__SOURCE MATERIAL__.
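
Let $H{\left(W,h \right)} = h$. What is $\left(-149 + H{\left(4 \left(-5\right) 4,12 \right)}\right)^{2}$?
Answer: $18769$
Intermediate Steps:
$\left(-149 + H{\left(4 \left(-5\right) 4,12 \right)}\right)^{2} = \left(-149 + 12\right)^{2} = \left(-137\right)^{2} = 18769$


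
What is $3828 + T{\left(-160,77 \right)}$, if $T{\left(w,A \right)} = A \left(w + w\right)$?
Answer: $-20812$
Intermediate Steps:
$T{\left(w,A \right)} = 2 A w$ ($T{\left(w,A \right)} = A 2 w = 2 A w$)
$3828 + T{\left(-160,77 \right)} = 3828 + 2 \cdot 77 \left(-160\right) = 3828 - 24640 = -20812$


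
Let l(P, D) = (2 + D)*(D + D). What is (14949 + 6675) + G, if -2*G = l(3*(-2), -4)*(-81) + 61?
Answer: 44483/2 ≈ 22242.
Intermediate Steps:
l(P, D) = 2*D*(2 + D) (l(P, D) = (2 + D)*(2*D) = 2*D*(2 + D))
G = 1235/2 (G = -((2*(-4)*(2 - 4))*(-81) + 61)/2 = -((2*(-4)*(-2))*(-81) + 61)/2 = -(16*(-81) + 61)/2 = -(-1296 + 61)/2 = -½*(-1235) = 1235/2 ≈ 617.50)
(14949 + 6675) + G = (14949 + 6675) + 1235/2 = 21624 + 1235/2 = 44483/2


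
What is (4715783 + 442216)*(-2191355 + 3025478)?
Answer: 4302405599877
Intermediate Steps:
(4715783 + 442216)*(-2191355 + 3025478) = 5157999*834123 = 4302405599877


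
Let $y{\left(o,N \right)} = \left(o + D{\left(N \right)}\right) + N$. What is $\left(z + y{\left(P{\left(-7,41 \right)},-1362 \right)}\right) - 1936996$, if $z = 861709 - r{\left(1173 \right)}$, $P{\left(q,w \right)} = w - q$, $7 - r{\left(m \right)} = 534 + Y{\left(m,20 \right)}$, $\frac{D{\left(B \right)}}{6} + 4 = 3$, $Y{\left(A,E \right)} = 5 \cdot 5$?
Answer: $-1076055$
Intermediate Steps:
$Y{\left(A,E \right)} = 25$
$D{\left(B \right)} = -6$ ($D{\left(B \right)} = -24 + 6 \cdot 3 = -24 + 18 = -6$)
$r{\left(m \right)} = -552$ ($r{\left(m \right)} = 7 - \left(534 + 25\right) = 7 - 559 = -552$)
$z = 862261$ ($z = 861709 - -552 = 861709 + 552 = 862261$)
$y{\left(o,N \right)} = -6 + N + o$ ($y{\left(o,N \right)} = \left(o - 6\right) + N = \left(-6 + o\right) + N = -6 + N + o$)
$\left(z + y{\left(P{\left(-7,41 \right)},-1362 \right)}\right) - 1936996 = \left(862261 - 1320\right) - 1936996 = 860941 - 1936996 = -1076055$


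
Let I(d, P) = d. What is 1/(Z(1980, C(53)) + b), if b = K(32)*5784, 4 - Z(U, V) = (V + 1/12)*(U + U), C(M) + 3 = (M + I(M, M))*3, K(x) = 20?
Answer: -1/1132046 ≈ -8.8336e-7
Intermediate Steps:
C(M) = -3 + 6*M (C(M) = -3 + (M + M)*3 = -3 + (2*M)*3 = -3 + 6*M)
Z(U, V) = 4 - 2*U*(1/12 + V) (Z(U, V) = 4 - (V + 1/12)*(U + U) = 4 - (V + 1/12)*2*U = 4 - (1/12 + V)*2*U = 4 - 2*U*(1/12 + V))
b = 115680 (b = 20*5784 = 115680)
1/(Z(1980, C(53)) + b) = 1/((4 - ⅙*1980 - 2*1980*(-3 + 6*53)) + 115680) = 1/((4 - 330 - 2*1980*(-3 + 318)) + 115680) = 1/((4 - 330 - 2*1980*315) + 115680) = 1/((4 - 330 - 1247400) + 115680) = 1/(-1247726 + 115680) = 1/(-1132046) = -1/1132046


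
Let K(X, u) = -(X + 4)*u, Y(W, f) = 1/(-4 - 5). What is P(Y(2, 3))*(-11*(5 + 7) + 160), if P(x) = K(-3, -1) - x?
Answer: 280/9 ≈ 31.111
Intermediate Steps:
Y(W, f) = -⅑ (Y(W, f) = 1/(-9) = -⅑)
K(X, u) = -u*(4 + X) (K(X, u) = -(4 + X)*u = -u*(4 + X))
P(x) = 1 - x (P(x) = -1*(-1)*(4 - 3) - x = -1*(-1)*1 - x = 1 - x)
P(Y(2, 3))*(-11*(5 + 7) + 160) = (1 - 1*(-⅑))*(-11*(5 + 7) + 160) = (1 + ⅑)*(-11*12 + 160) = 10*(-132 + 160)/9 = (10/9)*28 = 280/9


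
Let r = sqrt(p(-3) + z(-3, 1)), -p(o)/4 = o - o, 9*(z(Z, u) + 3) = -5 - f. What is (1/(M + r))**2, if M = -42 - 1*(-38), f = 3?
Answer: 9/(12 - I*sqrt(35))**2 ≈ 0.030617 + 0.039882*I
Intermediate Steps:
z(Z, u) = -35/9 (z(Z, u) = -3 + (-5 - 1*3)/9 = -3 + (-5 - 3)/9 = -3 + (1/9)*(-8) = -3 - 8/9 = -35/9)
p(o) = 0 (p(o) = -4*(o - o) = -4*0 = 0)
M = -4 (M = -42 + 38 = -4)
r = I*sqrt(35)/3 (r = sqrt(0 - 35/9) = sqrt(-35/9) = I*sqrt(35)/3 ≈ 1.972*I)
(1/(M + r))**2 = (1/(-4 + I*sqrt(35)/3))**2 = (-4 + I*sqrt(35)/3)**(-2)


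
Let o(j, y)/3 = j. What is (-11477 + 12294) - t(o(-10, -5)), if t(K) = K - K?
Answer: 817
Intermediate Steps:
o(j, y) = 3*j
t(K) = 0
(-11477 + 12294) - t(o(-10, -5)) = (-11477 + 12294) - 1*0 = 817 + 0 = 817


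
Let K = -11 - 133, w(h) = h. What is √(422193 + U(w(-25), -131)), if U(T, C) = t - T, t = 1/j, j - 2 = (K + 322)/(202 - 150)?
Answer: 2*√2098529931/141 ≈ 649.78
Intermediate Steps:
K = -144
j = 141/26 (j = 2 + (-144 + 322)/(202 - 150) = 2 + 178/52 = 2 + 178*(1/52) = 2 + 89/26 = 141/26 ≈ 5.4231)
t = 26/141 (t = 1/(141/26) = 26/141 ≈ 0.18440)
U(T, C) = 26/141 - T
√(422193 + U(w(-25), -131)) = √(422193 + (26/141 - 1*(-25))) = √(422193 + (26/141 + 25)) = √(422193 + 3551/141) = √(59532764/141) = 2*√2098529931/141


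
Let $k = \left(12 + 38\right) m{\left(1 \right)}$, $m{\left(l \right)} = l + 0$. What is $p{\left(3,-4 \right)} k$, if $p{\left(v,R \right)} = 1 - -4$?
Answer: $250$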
==
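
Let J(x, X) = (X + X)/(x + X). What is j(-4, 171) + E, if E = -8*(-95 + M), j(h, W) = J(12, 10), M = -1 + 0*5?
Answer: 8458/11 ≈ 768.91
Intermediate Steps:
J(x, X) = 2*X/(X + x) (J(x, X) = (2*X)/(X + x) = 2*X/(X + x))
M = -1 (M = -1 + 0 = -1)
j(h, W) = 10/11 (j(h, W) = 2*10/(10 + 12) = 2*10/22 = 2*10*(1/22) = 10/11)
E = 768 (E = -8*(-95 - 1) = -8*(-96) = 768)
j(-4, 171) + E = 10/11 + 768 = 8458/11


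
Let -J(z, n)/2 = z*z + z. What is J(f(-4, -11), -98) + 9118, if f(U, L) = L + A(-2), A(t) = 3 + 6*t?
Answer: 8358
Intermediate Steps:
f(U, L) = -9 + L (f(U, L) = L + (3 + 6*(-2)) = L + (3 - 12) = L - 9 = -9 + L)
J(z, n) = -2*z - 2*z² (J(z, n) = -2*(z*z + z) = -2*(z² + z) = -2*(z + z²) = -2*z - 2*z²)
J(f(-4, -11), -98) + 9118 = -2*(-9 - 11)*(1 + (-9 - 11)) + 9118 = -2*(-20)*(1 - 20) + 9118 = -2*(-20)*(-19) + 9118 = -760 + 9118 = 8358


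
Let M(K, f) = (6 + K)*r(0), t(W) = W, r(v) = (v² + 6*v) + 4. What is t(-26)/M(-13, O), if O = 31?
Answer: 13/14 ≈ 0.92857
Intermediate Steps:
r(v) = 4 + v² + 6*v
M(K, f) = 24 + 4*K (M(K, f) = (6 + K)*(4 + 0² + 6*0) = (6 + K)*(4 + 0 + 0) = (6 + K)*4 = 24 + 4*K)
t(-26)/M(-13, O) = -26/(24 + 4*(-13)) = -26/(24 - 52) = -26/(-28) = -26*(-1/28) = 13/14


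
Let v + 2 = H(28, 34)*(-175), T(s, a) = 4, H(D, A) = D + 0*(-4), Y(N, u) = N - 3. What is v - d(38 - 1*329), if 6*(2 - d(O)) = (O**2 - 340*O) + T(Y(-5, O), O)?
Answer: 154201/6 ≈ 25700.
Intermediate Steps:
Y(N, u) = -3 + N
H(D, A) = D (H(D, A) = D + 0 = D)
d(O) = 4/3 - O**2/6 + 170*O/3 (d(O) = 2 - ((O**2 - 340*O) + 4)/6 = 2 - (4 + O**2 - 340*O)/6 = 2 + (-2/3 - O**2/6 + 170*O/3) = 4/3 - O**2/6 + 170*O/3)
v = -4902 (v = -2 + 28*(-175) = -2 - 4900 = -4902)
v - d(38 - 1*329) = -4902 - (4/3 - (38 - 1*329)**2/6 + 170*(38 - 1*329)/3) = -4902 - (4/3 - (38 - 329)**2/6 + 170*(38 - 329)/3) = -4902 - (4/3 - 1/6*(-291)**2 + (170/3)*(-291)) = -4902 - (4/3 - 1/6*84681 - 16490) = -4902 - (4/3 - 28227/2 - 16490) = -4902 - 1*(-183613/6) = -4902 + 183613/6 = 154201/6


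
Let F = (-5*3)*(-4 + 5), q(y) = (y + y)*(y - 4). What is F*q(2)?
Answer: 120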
==
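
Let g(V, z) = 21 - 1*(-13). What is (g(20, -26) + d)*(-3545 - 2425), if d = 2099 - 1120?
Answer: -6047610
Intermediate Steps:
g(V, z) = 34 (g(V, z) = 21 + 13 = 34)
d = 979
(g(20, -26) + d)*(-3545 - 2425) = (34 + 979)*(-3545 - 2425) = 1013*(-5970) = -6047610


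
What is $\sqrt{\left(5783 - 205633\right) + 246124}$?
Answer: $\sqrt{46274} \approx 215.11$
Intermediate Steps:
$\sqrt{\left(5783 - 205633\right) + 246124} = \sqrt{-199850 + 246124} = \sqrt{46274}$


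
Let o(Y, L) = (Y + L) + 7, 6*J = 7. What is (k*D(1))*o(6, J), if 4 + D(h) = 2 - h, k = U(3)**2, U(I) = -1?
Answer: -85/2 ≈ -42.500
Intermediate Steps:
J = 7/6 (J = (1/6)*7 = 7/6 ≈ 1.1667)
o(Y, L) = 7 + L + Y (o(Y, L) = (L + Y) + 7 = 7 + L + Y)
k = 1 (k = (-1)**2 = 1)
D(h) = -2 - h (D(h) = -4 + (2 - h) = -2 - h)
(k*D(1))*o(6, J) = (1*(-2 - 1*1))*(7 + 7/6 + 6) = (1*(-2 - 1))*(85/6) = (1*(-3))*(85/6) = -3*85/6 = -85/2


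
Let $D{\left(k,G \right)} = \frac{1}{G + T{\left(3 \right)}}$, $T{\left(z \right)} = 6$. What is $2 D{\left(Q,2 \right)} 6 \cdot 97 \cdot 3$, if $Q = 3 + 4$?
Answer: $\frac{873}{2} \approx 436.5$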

__WHAT YOU HAVE TO DO__.
Going through the data above, please tally the lines that contain the string "frac" and return only the total.

__TASK OUTPUT__.
3